Task item: With the records below as input, work out how many lines include the word "each". Give only the number.

Supplied material:
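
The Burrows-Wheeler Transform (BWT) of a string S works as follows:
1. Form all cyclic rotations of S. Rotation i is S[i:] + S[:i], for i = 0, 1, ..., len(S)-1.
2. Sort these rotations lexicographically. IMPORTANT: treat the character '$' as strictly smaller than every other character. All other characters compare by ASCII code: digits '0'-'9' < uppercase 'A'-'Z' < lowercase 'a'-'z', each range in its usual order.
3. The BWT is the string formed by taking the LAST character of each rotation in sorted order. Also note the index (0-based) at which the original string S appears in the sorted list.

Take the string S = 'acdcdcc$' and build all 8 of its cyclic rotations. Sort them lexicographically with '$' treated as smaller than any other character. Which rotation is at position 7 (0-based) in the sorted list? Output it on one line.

All 8 rotations (rotation i = S[i:]+S[:i]):
  rot[0] = acdcdcc$
  rot[1] = cdcdcc$a
  rot[2] = dcdcc$ac
  rot[3] = cdcc$acd
  rot[4] = dcc$acdc
  rot[5] = cc$acdcd
  rot[6] = c$acdcdc
  rot[7] = $acdcdcc
Sorted (with $ < everything):
  sorted[0] = $acdcdcc
  sorted[1] = acdcdcc$
  sorted[2] = c$acdcdc
  sorted[3] = cc$acdcd
  sorted[4] = cdcc$acd
  sorted[5] = cdcdcc$a
  sorted[6] = dcc$acdc
  sorted[7] = dcdcc$ac
sorted[7] = dcdcc$ac

Answer: dcdcc$ac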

Worked solution: 2